Collected data
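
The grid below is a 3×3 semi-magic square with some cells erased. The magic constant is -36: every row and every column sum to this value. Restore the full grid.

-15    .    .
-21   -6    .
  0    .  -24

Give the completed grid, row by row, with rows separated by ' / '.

-15 -18 -3 / -21 -6 -9 / 0 -12 -24

Row 2: -21 + (-6) + ? = -36, so (2,3) = -9.
From row 3, -36 − (0 + (-24)) gives (3,2) = -12.
From column 2, -36 − (-6 + (-12)) gives (1,2) = -18.
Column 3: -9 + (-24) + ? = -36, so (1,3) = -3.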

**WORK INSTRUCTION:**
Please return all of the entries exactly as they were given.

**RESULT OF THE EXERCISE:**
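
The grid below is a 3×3 semi-magic square with some cells erased. The magic constant is -36: every row and every column sum to this value. Restore the full grid.

-15    .    .
-21   -6    .
  0    .  -24

Give the completed grid, row by row, with rows separated by ' / '.

-15 -18 -3 / -21 -6 -9 / 0 -12 -24

Row 2: -21 + (-6) + ? = -36, so (2,3) = -9.
From row 3, -36 − (0 + (-24)) gives (3,2) = -12.
From column 2, -36 − (-6 + (-12)) gives (1,2) = -18.
Column 3: -9 + (-24) + ? = -36, so (1,3) = -3.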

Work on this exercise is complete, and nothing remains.